### Task instructions
Would you output, exactly as written, the line with "Consider the following" and all lines after it to the end of the data below, and no others?
[[ Task material open ]]
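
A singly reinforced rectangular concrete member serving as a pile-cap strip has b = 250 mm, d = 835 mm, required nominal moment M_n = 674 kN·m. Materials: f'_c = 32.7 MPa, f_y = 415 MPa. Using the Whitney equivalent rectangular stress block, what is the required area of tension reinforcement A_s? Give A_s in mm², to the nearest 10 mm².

With M_n = 0.85 f'_c a b (d − a/2), solve the quadratic for a:
a = d − √(d² − 2M_n/(0.85 f'_c b)) = 835 − √(835² − 2 × 674×10⁶/(0.85 × 32.7 × 250)) = 125.61 mm.
A_s = 0.85 f'_c a b / f_y = 0.85 × 32.7 × 125.61 × 250 / 415 = 2103.2 mm².

A_s ≈ 2100 mm²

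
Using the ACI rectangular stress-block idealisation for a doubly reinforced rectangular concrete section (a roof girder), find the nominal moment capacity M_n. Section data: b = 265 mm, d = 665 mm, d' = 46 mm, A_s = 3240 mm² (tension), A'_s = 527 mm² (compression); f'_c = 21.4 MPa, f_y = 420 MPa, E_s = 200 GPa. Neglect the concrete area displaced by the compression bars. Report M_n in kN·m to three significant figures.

Assume both tension and compression steel yield.
Net tension couple steel: A_s − A'_s = 2713 mm².
a = (A_s − A'_s) f_y / (0.85 f'_c b) = 1139460/(0.85 × 21.4 × 265) = 236.39 mm.
c = a/β₁ = 236.39/0.85 = 278.11 mm; ε'_s = 0.003(c − d')/c = 0.0025 ≥ f_y/E_s = 0.0021, so compression steel does yield.
M_n = (A_s − A'_s) f_y (d − a/2) + A'_s f_y (d − d') = [1139460 × (665 − 118.195) + 221340 × (665 − 46)] × 10⁻⁶ = 623.06 + 137.01 = 760.07 kN·m.

M_n ≈ 760 kN·m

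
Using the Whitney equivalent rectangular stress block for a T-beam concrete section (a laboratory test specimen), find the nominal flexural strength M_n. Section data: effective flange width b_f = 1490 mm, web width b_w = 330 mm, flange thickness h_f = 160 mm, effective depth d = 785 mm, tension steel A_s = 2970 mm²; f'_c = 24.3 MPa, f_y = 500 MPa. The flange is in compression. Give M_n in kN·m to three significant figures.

Tension: T = A_s f_y = 2970 × 500 = 1485000 N.
Try a within the flange: a = T/(0.85 f'_c b_f) = 1485000/(0.85 × 24.3 × 1490) = 48.25 mm.
Since a = 48.25 ≤ h_f = 160 mm, the stress block lies entirely in the flange; analyse as a rectangular beam of width b_f.
M_n = T(d − a/2) = 1485000 × (785 − 24.125) = 1129.90 × 10⁶ N·mm.
M_n = 1129.90 kN·m.

M_n ≈ 1130 kN·m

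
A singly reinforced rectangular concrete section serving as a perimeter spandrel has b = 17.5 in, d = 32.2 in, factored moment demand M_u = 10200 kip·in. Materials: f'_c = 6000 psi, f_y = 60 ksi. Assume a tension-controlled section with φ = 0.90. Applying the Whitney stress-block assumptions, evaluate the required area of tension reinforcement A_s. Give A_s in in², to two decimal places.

A_s ≈ 6.28 in²

M_n = M_u/φ = 10200/0.90 = 11333.3 kip·in.
From M_n = 0.85 f'_c a b (d − a/2):
a = d − √(d² − 2M_n/(0.85 f'_c b)) = 32.2 − √(32.2² − 2 × 11333.3/(0.85 × 6 × 17.5)) = 4.220 in.
A_s = 0.85 f'_c a b / f_y = 0.85 × 6 × 4.220 × 17.5 / 60 = 6.277 in².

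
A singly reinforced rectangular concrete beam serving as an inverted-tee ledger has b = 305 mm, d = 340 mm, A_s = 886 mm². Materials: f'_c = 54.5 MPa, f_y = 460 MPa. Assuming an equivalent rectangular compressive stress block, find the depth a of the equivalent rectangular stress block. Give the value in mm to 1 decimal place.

T = A_s f_y = 886 × 460 = 407560 N = 407.56 kN.
Setting C = 0.85 f'_c a b equal to T: a = 407560/(0.85 × 54.5 × 305) = 28.8 mm.

a ≈ 28.8 mm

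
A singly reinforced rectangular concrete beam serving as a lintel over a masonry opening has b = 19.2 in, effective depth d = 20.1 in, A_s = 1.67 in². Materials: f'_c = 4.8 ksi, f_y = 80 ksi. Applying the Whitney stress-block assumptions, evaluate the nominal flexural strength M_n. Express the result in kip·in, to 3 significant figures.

M_n ≈ 2570 kip·in

T = A_s f_y = 1.67 × 80 = 133.6 kips.
a = T/(0.85 f'_c b) = 133.6/(0.85 × 4.8 × 19.2) = 1.705 in.
M_n = T(d − a/2) = 133.6 × (20.1 − 0.8525) = 2571.5 kip·in.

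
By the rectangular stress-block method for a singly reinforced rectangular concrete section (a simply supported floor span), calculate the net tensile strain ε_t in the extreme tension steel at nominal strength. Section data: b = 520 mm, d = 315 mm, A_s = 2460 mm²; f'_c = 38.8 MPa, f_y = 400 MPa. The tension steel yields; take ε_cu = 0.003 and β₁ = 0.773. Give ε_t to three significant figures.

a = A_s f_y/(0.85 f'_c b) = 57.38 mm.
β₁ = 0.773, so c = a/β₁ = 57.38/0.773 = 74.23 mm.
From the linear strain diagram with ε_cu = 0.003: ε_t = 0.003 (d − c)/c = 0.003 × (315 − 74.23)/74.23 = 0.00973.
Since ε_t ≥ 0.005, the section is tension-controlled.

ε_t ≈ 0.00973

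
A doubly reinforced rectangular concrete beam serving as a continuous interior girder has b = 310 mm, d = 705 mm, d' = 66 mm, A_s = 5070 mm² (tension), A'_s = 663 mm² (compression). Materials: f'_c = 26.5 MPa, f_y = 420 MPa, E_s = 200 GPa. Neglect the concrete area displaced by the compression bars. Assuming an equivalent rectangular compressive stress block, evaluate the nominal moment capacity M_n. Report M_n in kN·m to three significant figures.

M_n ≈ 1240 kN·m

Assume both tension and compression steel yield.
Net tension couple steel: A_s − A'_s = 4407 mm².
a = (A_s − A'_s) f_y / (0.85 f'_c b) = 1850940/(0.85 × 26.5 × 310) = 265.07 mm.
c = a/β₁ = 265.07/0.85 = 311.85 mm; ε'_s = 0.003(c − d')/c = 0.0024 ≥ f_y/E_s = 0.0021, so compression steel does yield.
M_n = (A_s − A'_s) f_y (d − a/2) + A'_s f_y (d − d') = [1850940 × (705 − 132.535) + 278460 × (705 − 66)] × 10⁻⁶ = 1059.60 + 177.94 = 1237.54 kN·m.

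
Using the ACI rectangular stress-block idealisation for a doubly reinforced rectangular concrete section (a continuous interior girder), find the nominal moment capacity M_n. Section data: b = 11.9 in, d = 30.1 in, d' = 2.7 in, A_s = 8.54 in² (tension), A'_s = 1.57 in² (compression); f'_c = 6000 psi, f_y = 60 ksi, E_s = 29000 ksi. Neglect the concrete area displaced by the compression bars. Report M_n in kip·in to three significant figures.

M_n ≈ 13700 kip·in

Assume both steels yield.
a = (A_s − A'_s) f_y/(0.85 f'_c b) = (8.54 − 1.57) × 60/(0.85 × 6 × 11.9) = 6.891 in.
c = a/β₁ = 6.891/0.75 = 9.188 in; ε'_s = 0.003(c − d')/c = 0.0021 ≥ ε_y = 0.0021, so the compression steel yields.
M_n = (A_s − A'_s) f_y (d − a/2) + A'_s f_y (d − d') = 418.2 × (30.1 − 3.4455) + 94.2 × (30.1 − 2.7) = 11146.9 + 2581.1 = 13728.0 kip·in.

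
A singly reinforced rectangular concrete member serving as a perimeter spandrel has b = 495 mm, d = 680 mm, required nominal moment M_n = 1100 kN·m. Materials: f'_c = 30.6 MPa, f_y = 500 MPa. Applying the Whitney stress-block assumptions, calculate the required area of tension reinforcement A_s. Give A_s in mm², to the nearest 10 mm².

With M_n = 0.85 f'_c a b (d − a/2), solve the quadratic for a:
a = d − √(d² − 2M_n/(0.85 f'_c b)) = 680 − √(680² − 2 × 1100×10⁶/(0.85 × 30.6 × 495)) = 140.07 mm.
A_s = 0.85 f'_c a b / f_y = 0.85 × 30.6 × 140.07 × 495 / 500 = 3606.8 mm².

A_s ≈ 3610 mm²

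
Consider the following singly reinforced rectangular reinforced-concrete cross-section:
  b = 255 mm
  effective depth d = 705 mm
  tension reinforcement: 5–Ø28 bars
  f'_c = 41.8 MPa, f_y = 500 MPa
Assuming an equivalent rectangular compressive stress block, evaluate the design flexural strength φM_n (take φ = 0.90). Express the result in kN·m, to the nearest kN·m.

φM_n ≈ 859 kN·m

A_s = 5 × 616 = 3080 mm².
T = A_s f_y = 3080 × 500 = 1540000 N = 1540 kN.
From C = T: a = T/(0.85 f'_c b) = 1540000/(0.85 × 41.8 × 255) = 169.98 mm.
M_n = T(d − a/2) = 1540 kN × (705 − 84.99) mm = 954.82 kN·m.
φM_n = 0.90 × 954.82 = 859.34 kN·m.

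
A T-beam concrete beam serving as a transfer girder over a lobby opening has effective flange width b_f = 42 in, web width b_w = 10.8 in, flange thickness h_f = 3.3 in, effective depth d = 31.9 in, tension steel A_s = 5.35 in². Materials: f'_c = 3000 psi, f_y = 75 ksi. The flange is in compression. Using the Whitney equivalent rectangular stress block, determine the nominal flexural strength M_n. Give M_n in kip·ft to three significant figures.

M_n ≈ 1000 kip·ft

Tension: T = A_s f_y = 5.35 × 75 = 401.25 kips.
Try a within the flange: a = T/(0.85 f'_c b_f) = 401.25/(0.85 × 3 × 42) = 3.746 in.
a = 3.746 > h_f = 3.3 in: the block extends into the web. Split into flange-overhang and web parts.
C_f = 0.85 f'_c (b_f − b_w) h_f = 0.85 × 3 × (42 − 10.8) × 3.3 = 262.5 kips.
Remaining web compression depth: a_w = (T − C_f)/(0.85 f'_c b_w) = (401.25 − 262.5)/(0.85 × 3 × 10.8) = 5.038 in.
M_n = C_f(d − h_f/2) + (T − C_f)(d − a_w/2) = 262.5 × (31.9 − 1.65) + 138.75 × (31.9 − 2.519) = 7940.6 + 4076.6 = 12017.2 kip·in.
M_n = 12017.2/12 = 1001.43 kip·ft.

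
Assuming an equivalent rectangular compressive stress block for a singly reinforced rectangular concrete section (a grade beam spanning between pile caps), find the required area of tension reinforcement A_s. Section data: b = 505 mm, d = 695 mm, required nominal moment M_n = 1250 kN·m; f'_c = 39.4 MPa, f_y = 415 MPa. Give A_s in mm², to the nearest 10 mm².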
[[ Task material closed ]]
### Exercise result
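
Consider the following singly reinforced rectangular reinforced-concrete cross-section:
  b = 255 mm
  effective depth d = 705 mm
  tension reinforcement: 5–Ø28 bars
  f'_c = 41.8 MPa, f_y = 500 MPa
Assuming an equivalent rectangular compressive stress block, evaluate the design flexural strength φM_n (take φ = 0.90). Express the result in kN·m, to the nearest kN·m.

φM_n ≈ 859 kN·m

A_s = 5 × 616 = 3080 mm².
T = A_s f_y = 3080 × 500 = 1540000 N = 1540 kN.
From C = T: a = T/(0.85 f'_c b) = 1540000/(0.85 × 41.8 × 255) = 169.98 mm.
M_n = T(d − a/2) = 1540 kN × (705 − 84.99) mm = 954.82 kN·m.
φM_n = 0.90 × 954.82 = 859.34 kN·m.

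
A T-beam concrete beam serving as a transfer girder over a lobby opening has effective flange width b_f = 42 in, web width b_w = 10.8 in, flange thickness h_f = 3.3 in, effective depth d = 31.9 in, tension steel A_s = 5.35 in². Materials: f'_c = 3000 psi, f_y = 75 ksi. The flange is in compression. Using the Whitney equivalent rectangular stress block, determine the nominal flexural strength M_n. Give M_n in kip·ft to three significant figures.

M_n ≈ 1000 kip·ft

Tension: T = A_s f_y = 5.35 × 75 = 401.25 kips.
Try a within the flange: a = T/(0.85 f'_c b_f) = 401.25/(0.85 × 3 × 42) = 3.746 in.
a = 3.746 > h_f = 3.3 in: the block extends into the web. Split into flange-overhang and web parts.
C_f = 0.85 f'_c (b_f − b_w) h_f = 0.85 × 3 × (42 − 10.8) × 3.3 = 262.5 kips.
Remaining web compression depth: a_w = (T − C_f)/(0.85 f'_c b_w) = (401.25 − 262.5)/(0.85 × 3 × 10.8) = 5.038 in.
M_n = C_f(d − h_f/2) + (T − C_f)(d − a_w/2) = 262.5 × (31.9 − 1.65) + 138.75 × (31.9 − 2.519) = 7940.6 + 4076.6 = 12017.2 kip·in.
M_n = 12017.2/12 = 1001.43 kip·ft.

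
Assuming an equivalent rectangular compressive stress block for a singly reinforced rectangular concrete section (a grade beam spanning between pile caps), find the required area of tension reinforcement A_s. Section data: b = 505 mm, d = 695 mm, required nominal moment M_n = 1250 kN·m; f'_c = 39.4 MPa, f_y = 415 MPa. Give A_s in mm², to the nearest 10 mm².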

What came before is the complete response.